### Task objective
Repeat every record exactly.

### Records for this task
*** Block opens ***
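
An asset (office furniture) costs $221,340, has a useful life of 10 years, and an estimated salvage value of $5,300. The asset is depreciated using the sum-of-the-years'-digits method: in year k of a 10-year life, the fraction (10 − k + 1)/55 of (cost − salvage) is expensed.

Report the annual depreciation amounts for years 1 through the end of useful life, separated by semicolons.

$39,280; $35,352; $31,424; $27,496; $23,568; $19,640; $15,712; $11,784; $7,856; $3,928

Depreciable base = $221,340 − $5,300 = $216,040.
Sum of the years' digits = 10+9+8+7+6+5+4+3+2+1 = 55.
Year 1: $216,040 × 10/55 = $39,280. Book value $182,060.
Year 2: $216,040 × 9/55 = $35,352. Book value $146,708.
Year 3: $216,040 × 8/55 = $31,424. Book value $115,284.
Year 4: $216,040 × 7/55 = $27,496. Book value $87,788.
Year 5: $216,040 × 6/55 = $23,568. Book value $64,220.
Year 6: $216,040 × 5/55 = $19,640. Book value $44,580.
Year 7: $216,040 × 4/55 = $15,712. Book value $28,868.
Year 8: $216,040 × 3/55 = $11,784. Book value $17,084.
Year 9: $216,040 × 2/55 = $7,856. Book value $9,228.
Year 10: $216,040 × 1/55 = $3,928. Book value $5,300.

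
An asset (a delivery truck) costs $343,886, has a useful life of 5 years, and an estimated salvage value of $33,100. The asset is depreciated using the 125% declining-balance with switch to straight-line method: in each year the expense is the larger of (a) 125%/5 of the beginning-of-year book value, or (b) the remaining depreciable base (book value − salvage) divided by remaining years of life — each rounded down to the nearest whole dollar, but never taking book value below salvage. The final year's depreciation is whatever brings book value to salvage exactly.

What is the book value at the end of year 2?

Depreciable base = $343,886 − $33,100 = $310,786.
Year 1: DB = ⌊$343,886 × 125%/5⌋ = $85,971; SL = ⌊$310,786/5⌋ = $62,157 → take DB $85,971. Book value $257,915.
Year 2: DB = ⌊$257,915 × 125%/5⌋ = $64,478; SL = ⌊$224,815/4⌋ = $56,203 → take DB $64,478. Book value $193,437.

$193,437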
*** Block closes ***
### Answer
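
An asset (office furniture) costs $221,340, has a useful life of 10 years, and an estimated salvage value of $5,300. The asset is depreciated using the sum-of-the-years'-digits method: in year k of a 10-year life, the fraction (10 − k + 1)/55 of (cost − salvage) is expensed.

Report the annual depreciation amounts for years 1 through the end of useful life, separated by semicolons.

$39,280; $35,352; $31,424; $27,496; $23,568; $19,640; $15,712; $11,784; $7,856; $3,928

Depreciable base = $221,340 − $5,300 = $216,040.
Sum of the years' digits = 10+9+8+7+6+5+4+3+2+1 = 55.
Year 1: $216,040 × 10/55 = $39,280. Book value $182,060.
Year 2: $216,040 × 9/55 = $35,352. Book value $146,708.
Year 3: $216,040 × 8/55 = $31,424. Book value $115,284.
Year 4: $216,040 × 7/55 = $27,496. Book value $87,788.
Year 5: $216,040 × 6/55 = $23,568. Book value $64,220.
Year 6: $216,040 × 5/55 = $19,640. Book value $44,580.
Year 7: $216,040 × 4/55 = $15,712. Book value $28,868.
Year 8: $216,040 × 3/55 = $11,784. Book value $17,084.
Year 9: $216,040 × 2/55 = $7,856. Book value $9,228.
Year 10: $216,040 × 1/55 = $3,928. Book value $5,300.

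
An asset (a delivery truck) costs $343,886, has a useful life of 5 years, and an estimated salvage value of $33,100. The asset is depreciated using the 125% declining-balance with switch to straight-line method: in each year the expense is the larger of (a) 125%/5 of the beginning-of-year book value, or (b) the remaining depreciable base (book value − salvage) divided by remaining years of life — each rounded down to the nearest whole dollar, but never taking book value below salvage. The final year's depreciation is whatever brings book value to salvage exactly.

What is the book value at the end of year 2?

Depreciable base = $343,886 − $33,100 = $310,786.
Year 1: DB = ⌊$343,886 × 125%/5⌋ = $85,971; SL = ⌊$310,786/5⌋ = $62,157 → take DB $85,971. Book value $257,915.
Year 2: DB = ⌊$257,915 × 125%/5⌋ = $64,478; SL = ⌊$224,815/4⌋ = $56,203 → take DB $64,478. Book value $193,437.

$193,437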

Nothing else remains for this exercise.